> **TO DO**
Go through the following data and transcribe exactly the stretch of lines from the one holding "Let 2 - x(v, Z)" to the one holding "Answer: 21432671/2725 ≈ 7865.2", both included.

Extracted data entries:
- - - - - - -

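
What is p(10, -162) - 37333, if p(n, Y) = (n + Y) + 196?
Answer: -37289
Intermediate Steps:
p(n, Y) = 196 + Y + n (p(n, Y) = (Y + n) + 196 = 196 + Y + n)
p(10, -162) - 37333 = (196 - 162 + 10) - 37333 = 44 - 37333 = -37289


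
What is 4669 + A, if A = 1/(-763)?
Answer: 3562446/763 ≈ 4669.0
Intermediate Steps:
A = -1/763 ≈ -0.0013106
4669 + A = 4669 - 1/763 = 3562446/763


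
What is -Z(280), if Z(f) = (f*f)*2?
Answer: -156800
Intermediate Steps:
Z(f) = 2*f**2 (Z(f) = f**2*2 = 2*f**2)
-Z(280) = -2*280**2 = -2*78400 = -1*156800 = -156800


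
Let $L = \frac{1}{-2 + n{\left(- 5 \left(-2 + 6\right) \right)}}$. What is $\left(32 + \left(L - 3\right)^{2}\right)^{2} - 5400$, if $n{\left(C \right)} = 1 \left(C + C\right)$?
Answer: $- \frac{11535737471}{3111696} \approx -3707.2$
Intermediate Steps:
$n{\left(C \right)} = 2 C$ ($n{\left(C \right)} = 1 \cdot 2 C = 2 C$)
$L = - \frac{1}{42}$ ($L = \frac{1}{-2 + 2 \left(- 5 \left(-2 + 6\right)\right)} = \frac{1}{-2 + 2 \left(\left(-5\right) 4\right)} = \frac{1}{-2 + 2 \left(-20\right)} = \frac{1}{-2 - 40} = \frac{1}{-42} = - \frac{1}{42} \approx -0.02381$)
$\left(32 + \left(L - 3\right)^{2}\right)^{2} - 5400 = \left(32 + \left(- \frac{1}{42} - 3\right)^{2}\right)^{2} - 5400 = \left(32 + \left(- \frac{127}{42}\right)^{2}\right)^{2} - 5400 = \left(32 + \frac{16129}{1764}\right)^{2} - 5400 = \left(\frac{72577}{1764}\right)^{2} - 5400 = \frac{5267420929}{3111696} - 5400 = - \frac{11535737471}{3111696}$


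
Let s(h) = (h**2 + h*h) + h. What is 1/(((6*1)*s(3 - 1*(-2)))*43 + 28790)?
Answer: 1/42980 ≈ 2.3267e-5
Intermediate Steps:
s(h) = h + 2*h**2 (s(h) = (h**2 + h**2) + h = 2*h**2 + h = h + 2*h**2)
1/(((6*1)*s(3 - 1*(-2)))*43 + 28790) = 1/(((6*1)*((3 - 1*(-2))*(1 + 2*(3 - 1*(-2)))))*43 + 28790) = 1/((6*((3 + 2)*(1 + 2*(3 + 2))))*43 + 28790) = 1/((6*(5*(1 + 2*5)))*43 + 28790) = 1/((6*(5*(1 + 10)))*43 + 28790) = 1/((6*(5*11))*43 + 28790) = 1/((6*55)*43 + 28790) = 1/(330*43 + 28790) = 1/(14190 + 28790) = 1/42980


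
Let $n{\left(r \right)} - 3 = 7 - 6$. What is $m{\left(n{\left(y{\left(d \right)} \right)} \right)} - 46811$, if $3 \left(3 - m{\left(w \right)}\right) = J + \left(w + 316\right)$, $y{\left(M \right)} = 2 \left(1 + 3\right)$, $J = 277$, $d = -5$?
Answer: $-47007$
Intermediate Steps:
$y{\left(M \right)} = 8$ ($y{\left(M \right)} = 2 \cdot 4 = 8$)
$n{\left(r \right)} = 4$ ($n{\left(r \right)} = 3 + \left(7 - 6\right) = 3 + 1 = 4$)
$m{\left(w \right)} = - \frac{584}{3} - \frac{w}{3}$ ($m{\left(w \right)} = 3 - \frac{277 + \left(w + 316\right)}{3} = 3 - \frac{277 + \left(316 + w\right)}{3} = 3 - \frac{593 + w}{3} = 3 - \left(\frac{593}{3} + \frac{w}{3}\right) = - \frac{584}{3} - \frac{w}{3}$)
$m{\left(n{\left(y{\left(d \right)} \right)} \right)} - 46811 = \left(- \frac{584}{3} - \frac{4}{3}\right) - 46811 = -196 - 46811 = -47007$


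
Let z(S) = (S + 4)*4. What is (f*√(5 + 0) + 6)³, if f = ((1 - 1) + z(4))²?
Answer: 94372056 + 5368819712*√5 ≈ 1.2099e+10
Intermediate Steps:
z(S) = 16 + 4*S (z(S) = (4 + S)*4 = 16 + 4*S)
f = 1024 (f = ((1 - 1) + (16 + 4*4))² = (0 + (16 + 16))² = (0 + 32)² = 32² = 1024)
(f*√(5 + 0) + 6)³ = (1024*√(5 + 0) + 6)³ = (1024*√5 + 6)³ = (6 + 1024*√5)³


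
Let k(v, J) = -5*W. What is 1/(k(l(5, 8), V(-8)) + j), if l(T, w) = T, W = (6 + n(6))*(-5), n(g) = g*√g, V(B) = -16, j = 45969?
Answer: 15373/708942387 - 50*√6/708942387 ≈ 2.1512e-5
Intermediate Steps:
n(g) = g^(3/2)
W = -30 - 30*√6 (W = (6 + 6^(3/2))*(-5) = (6 + 6*√6)*(-5) = -30 - 30*√6 ≈ -103.48)
k(v, J) = 150 + 150*√6 (k(v, J) = -5*(-30 - 30*√6) = 150 + 150*√6)
1/(k(l(5, 8), V(-8)) + j) = 1/((150 + 150*√6) + 45969) = 1/(46119 + 150*√6)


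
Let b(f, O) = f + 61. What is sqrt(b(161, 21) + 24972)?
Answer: sqrt(25194) ≈ 158.73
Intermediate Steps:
b(f, O) = 61 + f
sqrt(b(161, 21) + 24972) = sqrt((61 + 161) + 24972) = sqrt(222 + 24972) = sqrt(25194)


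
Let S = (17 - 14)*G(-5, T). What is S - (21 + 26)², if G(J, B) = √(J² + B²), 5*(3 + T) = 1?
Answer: -2209 + 3*√821/5 ≈ -2191.8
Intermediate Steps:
T = -14/5 (T = -3 + (⅕)*1 = -3 + ⅕ = -14/5 ≈ -2.8000)
G(J, B) = √(B² + J²)
S = 3*√821/5 (S = (17 - 14)*√((-14/5)² + (-5)²) = 3*√(196/25 + 25) = 3*√(821/25) = 3*(√821/5) = 3*√821/5 ≈ 17.192)
S - (21 + 26)² = 3*√821/5 - (21 + 26)² = 3*√821/5 - 1*47² = 3*√821/5 - 1*2209 = 3*√821/5 - 2209 = -2209 + 3*√821/5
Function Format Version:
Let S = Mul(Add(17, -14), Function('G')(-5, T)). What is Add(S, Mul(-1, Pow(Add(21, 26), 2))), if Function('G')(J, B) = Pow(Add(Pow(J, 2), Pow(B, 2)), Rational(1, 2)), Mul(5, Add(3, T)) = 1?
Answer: Add(-2209, Mul(Rational(3, 5), Pow(821, Rational(1, 2)))) ≈ -2191.8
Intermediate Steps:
T = Rational(-14, 5) (T = Add(-3, Mul(Rational(1, 5), 1)) = Add(-3, Rational(1, 5)) = Rational(-14, 5) ≈ -2.8000)
Function('G')(J, B) = Pow(Add(Pow(B, 2), Pow(J, 2)), Rational(1, 2))
S = Mul(Rational(3, 5), Pow(821, Rational(1, 2))) (S = Mul(Add(17, -14), Pow(Add(Pow(Rational(-14, 5), 2), Pow(-5, 2)), Rational(1, 2))) = Mul(3, Pow(Add(Rational(196, 25), 25), Rational(1, 2))) = Mul(3, Pow(Rational(821, 25), Rational(1, 2))) = Mul(3, Mul(Rational(1, 5), Pow(821, Rational(1, 2)))) = Mul(Rational(3, 5), Pow(821, Rational(1, 2))) ≈ 17.192)
Add(S, Mul(-1, Pow(Add(21, 26), 2))) = Add(Mul(Rational(3, 5), Pow(821, Rational(1, 2))), Mul(-1, Pow(Add(21, 26), 2))) = Add(Mul(Rational(3, 5), Pow(821, Rational(1, 2))), Mul(-1, Pow(47, 2))) = Add(Mul(Rational(3, 5), Pow(821, Rational(1, 2))), Mul(-1, 2209)) = Add(Mul(Rational(3, 5), Pow(821, Rational(1, 2))), -2209) = Add(-2209, Mul(Rational(3, 5), Pow(821, Rational(1, 2))))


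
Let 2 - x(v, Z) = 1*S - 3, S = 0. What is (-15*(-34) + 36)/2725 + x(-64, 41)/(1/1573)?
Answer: 21432671/2725 ≈ 7865.2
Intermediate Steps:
x(v, Z) = 5 (x(v, Z) = 2 - (1*0 - 3) = 2 - (0 - 3) = 2 - 1*(-3) = 2 + 3 = 5)
(-15*(-34) + 36)/2725 + x(-64, 41)/(1/1573) = (-15*(-34) + 36)/2725 + 5/(1/1573) = (510 + 36)*(1/2725) + 5/(1/1573) = 546*(1/2725) + 5*1573 = 546/2725 + 7865 = 21432671/2725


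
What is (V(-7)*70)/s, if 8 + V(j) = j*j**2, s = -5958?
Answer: 1365/331 ≈ 4.1239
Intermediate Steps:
V(j) = -8 + j**3 (V(j) = -8 + j*j**2 = -8 + j**3)
(V(-7)*70)/s = ((-8 + (-7)**3)*70)/(-5958) = ((-8 - 343)*70)*(-1/5958) = -351*70*(-1/5958) = -24570*(-1/5958) = 1365/331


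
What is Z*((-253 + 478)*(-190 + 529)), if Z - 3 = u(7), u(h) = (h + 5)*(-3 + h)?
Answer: 3890025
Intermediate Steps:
u(h) = (-3 + h)*(5 + h) (u(h) = (5 + h)*(-3 + h) = (-3 + h)*(5 + h))
Z = 51 (Z = 3 + (-15 + 7² + 2*7) = 3 + (-15 + 49 + 14) = 3 + 48 = 51)
Z*((-253 + 478)*(-190 + 529)) = 51*((-253 + 478)*(-190 + 529)) = 51*(225*339) = 51*76275 = 3890025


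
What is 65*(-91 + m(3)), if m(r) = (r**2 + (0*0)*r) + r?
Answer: -5135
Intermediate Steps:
m(r) = r + r**2 (m(r) = (r**2 + 0*r) + r = (r**2 + 0) + r = r**2 + r = r + r**2)
65*(-91 + m(3)) = 65*(-91 + 3*(1 + 3)) = 65*(-91 + 3*4) = 65*(-91 + 12) = 65*(-79) = -5135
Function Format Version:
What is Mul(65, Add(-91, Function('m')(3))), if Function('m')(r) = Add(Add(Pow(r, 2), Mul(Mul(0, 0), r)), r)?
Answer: -5135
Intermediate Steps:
Function('m')(r) = Add(r, Pow(r, 2)) (Function('m')(r) = Add(Add(Pow(r, 2), Mul(0, r)), r) = Add(Add(Pow(r, 2), 0), r) = Add(Pow(r, 2), r) = Add(r, Pow(r, 2)))
Mul(65, Add(-91, Function('m')(3))) = Mul(65, Add(-91, Mul(3, Add(1, 3)))) = Mul(65, Add(-91, Mul(3, 4))) = Mul(65, Add(-91, 12)) = Mul(65, -79) = -5135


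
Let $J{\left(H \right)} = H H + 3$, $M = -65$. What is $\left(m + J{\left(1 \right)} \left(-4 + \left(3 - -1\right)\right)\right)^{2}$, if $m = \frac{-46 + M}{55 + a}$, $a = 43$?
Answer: $\frac{12321}{9604} \approx 1.2829$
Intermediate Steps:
$J{\left(H \right)} = 3 + H^{2}$ ($J{\left(H \right)} = H^{2} + 3 = 3 + H^{2}$)
$m = - \frac{111}{98}$ ($m = \frac{-46 - 65}{55 + 43} = - \frac{111}{98} \approx -1.1327$)
$\left(m + J{\left(1 \right)} \left(-4 + \left(3 - -1\right)\right)\right)^{2} = \left(- \frac{111}{98} + \left(3 + 1^{2}\right) \left(-4 + \left(3 - -1\right)\right)\right)^{2} = \left(- \frac{111}{98} + \left(3 + 1\right) \left(-4 + \left(3 + 1\right)\right)\right)^{2} = \left(- \frac{111}{98} + 4 \left(-4 + 4\right)\right)^{2} = \left(- \frac{111}{98} + 4 \cdot 0\right)^{2} = \left(- \frac{111}{98} + 0\right)^{2} = \left(- \frac{111}{98}\right)^{2} = \frac{12321}{9604}$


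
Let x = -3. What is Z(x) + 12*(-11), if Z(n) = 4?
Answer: -128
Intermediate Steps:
Z(x) + 12*(-11) = 4 + 12*(-11) = 4 - 132 = -128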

- - - - - - -

> **EXERCISE ANSWER**
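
Let 2 - x(v, Z) = 1*S - 3, S = 0. What is (-15*(-34) + 36)/2725 + x(-64, 41)/(1/1573)?
Answer: 21432671/2725 ≈ 7865.2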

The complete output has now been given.